What is needed
From the entries, copy out every line in which the word "Calder" is found.

[Saved data entries]
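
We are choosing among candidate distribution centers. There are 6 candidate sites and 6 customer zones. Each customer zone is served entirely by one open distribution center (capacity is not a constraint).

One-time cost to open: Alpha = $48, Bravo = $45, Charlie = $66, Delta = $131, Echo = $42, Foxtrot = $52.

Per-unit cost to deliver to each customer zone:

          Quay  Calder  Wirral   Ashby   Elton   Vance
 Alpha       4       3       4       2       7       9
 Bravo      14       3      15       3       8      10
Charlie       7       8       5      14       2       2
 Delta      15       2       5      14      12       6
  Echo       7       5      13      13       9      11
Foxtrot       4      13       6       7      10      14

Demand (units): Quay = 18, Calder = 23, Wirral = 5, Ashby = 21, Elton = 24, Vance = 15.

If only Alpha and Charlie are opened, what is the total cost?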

Solution to this problem
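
          Quay  Calder  Wirral   Ashby   Elton   Vance
Demand (units): Quay = 18, Calder = 23, Wirral = 5, Ashby = 21, Elton = 24, Vance = 15.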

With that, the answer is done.